>>>>

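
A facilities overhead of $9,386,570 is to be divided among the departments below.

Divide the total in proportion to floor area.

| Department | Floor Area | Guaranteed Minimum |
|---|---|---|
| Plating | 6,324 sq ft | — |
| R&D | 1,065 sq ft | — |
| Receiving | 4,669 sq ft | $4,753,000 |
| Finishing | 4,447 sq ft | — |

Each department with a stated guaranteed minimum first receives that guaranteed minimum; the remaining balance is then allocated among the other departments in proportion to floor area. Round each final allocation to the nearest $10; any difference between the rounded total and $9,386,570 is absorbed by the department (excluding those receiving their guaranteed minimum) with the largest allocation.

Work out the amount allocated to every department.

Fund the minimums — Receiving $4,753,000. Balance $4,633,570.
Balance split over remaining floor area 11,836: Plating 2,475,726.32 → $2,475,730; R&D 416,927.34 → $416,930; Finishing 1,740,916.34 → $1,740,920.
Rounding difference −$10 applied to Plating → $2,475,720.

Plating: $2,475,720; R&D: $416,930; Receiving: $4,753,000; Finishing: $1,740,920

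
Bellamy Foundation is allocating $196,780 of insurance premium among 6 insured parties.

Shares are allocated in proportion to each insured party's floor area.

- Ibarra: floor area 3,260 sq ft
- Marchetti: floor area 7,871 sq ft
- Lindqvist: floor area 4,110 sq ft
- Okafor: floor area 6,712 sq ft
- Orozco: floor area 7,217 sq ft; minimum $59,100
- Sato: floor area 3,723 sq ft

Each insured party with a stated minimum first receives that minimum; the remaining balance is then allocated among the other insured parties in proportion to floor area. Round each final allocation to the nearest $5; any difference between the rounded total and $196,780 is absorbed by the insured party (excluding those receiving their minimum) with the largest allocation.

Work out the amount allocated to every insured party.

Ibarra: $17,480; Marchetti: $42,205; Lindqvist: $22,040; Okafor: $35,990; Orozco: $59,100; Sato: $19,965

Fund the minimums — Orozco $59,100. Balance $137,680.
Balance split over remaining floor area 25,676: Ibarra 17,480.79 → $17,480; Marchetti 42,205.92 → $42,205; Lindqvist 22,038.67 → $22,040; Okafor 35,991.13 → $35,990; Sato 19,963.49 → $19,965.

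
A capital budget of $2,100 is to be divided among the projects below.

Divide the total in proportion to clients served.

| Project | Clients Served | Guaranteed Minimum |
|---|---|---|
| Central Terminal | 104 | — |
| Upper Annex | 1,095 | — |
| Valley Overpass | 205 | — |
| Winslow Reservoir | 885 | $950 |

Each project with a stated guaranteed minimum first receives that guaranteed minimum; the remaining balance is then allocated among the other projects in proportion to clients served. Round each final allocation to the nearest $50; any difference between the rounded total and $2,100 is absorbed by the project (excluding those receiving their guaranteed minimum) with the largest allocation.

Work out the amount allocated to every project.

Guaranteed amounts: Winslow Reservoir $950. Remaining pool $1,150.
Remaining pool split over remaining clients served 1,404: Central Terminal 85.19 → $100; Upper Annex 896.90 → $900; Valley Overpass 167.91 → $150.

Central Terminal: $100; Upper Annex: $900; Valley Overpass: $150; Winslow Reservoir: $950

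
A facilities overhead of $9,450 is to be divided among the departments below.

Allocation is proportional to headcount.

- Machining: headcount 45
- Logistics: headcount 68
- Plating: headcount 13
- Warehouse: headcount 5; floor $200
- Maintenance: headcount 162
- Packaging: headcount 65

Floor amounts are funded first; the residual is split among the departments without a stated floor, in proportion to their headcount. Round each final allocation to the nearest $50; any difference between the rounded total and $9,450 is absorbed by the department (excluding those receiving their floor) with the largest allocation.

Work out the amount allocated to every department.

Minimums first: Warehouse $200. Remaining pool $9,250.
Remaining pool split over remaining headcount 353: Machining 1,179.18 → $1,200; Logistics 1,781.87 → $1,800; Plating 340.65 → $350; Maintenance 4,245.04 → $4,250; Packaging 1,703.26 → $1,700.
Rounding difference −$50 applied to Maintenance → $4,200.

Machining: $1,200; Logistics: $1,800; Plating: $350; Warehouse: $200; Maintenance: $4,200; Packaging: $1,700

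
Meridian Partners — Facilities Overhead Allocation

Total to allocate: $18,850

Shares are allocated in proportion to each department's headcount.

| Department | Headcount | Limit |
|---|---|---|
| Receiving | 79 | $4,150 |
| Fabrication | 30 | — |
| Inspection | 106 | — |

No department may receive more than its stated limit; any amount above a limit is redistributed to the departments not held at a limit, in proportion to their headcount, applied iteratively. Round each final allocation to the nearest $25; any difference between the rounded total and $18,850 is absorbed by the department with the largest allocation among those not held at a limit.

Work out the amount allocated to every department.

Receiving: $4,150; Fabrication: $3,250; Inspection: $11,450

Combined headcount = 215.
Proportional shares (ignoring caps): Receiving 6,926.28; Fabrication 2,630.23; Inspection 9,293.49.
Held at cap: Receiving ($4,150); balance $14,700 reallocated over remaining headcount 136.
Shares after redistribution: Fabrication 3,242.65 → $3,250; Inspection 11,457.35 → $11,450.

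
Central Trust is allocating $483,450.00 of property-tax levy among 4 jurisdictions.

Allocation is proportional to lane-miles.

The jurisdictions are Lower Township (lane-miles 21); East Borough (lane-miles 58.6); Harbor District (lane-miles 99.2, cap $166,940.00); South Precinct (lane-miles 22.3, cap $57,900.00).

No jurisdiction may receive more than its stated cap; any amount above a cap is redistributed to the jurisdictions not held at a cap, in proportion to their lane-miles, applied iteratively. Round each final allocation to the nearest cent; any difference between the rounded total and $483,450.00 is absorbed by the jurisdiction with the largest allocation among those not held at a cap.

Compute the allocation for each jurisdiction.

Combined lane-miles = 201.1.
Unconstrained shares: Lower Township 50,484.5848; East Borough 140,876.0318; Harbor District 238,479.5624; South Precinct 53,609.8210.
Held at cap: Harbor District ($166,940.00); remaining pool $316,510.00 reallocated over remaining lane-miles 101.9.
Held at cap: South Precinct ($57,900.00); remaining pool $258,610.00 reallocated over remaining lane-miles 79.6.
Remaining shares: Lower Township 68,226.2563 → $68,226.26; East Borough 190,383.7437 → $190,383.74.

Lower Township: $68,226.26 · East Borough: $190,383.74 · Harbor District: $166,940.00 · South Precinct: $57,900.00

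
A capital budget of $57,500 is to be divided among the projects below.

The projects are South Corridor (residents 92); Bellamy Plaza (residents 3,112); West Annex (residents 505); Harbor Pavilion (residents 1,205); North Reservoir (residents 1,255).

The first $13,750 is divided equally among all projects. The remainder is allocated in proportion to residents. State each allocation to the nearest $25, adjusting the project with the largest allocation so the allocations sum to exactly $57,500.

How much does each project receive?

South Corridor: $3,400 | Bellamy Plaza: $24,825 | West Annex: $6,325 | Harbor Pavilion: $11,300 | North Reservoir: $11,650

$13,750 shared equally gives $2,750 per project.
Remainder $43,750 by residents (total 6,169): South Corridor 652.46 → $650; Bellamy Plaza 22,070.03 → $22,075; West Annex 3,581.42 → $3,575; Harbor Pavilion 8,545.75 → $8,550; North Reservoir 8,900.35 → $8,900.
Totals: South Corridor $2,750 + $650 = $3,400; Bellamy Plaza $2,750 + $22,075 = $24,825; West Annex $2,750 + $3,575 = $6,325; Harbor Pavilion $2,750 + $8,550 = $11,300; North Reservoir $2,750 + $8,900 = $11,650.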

<<<<

*Problem*.
Once you find the line containing "Each department with", stop: reproduce exactly that line and every line of the data before it, and nothing else.

*Answer*.
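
A facilities overhead of $9,386,570 is to be divided among the departments below.

Divide the total in proportion to floor area.

| Department | Floor Area | Guaranteed Minimum |
|---|---|---|
| Plating | 6,324 sq ft | — |
| R&D | 1,065 sq ft | — |
| Receiving | 4,669 sq ft | $4,753,000 |
| Finishing | 4,447 sq ft | — |

Each department with a stated guaranteed minimum first receives that guaranteed minimum; the remaining balance is then allocated among the other departments in proportion to floor area. Round each final allocation to the nearest $10; any difference between the rounded total and $9,386,570 is absorbed by the department (excluding those receiving their guaranteed minimum) with the largest allocation.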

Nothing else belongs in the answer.